Problem to work on: Report each line below that carries the word "vertices".
*** The data Section Begins ***
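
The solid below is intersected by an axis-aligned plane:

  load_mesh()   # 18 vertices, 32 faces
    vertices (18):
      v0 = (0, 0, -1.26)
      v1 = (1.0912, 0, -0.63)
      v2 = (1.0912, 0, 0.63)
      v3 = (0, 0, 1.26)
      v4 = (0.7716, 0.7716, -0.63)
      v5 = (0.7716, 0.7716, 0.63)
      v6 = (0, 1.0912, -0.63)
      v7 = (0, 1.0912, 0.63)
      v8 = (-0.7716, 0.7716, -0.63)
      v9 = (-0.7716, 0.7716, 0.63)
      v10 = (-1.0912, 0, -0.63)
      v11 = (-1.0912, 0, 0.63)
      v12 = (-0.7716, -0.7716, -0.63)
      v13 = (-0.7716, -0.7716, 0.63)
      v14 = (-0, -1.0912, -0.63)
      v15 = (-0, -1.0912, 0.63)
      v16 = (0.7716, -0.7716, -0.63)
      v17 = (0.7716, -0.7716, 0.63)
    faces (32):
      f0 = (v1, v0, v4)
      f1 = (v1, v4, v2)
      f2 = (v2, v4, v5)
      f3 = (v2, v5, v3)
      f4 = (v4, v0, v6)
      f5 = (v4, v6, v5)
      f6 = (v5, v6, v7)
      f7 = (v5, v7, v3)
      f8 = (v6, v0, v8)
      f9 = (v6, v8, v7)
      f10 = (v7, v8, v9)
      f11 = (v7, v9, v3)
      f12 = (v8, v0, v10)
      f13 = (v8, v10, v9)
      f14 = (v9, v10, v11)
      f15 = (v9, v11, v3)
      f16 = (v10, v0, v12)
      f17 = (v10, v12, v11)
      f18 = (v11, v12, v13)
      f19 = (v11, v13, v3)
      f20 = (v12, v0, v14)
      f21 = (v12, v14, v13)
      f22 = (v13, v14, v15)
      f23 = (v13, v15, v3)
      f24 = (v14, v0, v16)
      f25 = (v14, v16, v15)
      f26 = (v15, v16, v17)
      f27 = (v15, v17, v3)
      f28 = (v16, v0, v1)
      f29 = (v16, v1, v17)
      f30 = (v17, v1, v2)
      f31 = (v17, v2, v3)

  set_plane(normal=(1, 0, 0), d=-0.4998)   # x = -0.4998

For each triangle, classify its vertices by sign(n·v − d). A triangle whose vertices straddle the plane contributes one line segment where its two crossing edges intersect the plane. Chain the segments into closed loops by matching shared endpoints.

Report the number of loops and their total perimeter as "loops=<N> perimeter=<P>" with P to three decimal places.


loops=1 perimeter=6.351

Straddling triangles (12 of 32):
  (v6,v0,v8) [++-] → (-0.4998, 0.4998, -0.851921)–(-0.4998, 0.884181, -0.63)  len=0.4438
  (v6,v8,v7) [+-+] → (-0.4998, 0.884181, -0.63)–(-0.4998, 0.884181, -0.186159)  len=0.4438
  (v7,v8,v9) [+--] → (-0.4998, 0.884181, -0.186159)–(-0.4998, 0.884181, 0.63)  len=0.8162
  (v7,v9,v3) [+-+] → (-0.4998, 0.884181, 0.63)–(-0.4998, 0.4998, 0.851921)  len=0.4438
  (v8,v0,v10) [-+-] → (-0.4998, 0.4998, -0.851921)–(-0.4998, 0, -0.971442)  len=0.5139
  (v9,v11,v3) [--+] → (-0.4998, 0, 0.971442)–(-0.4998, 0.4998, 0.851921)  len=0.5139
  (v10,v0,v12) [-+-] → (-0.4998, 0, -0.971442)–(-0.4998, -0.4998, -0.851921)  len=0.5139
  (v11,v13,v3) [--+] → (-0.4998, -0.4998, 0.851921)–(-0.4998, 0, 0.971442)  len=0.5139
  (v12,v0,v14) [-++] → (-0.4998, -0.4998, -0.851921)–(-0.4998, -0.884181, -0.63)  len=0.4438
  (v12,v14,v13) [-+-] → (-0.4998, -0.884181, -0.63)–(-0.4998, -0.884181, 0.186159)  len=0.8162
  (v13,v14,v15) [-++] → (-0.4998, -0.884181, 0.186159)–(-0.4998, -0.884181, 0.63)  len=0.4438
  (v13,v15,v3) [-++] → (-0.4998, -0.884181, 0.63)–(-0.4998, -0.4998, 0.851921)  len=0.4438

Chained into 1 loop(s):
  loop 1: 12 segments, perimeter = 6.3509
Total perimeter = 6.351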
*** The data Section Ends ***
Result of the task:
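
  load_mesh()   # 18 vertices, 32 faces
    vertices (18):
For each triangle, classify its vertices by sign(n·v − d). A triangle whose vertices straddle the plane contributes one line segment where its two crossing edges intersect the plane. Chain the segments into closed loops by matching shared endpoints.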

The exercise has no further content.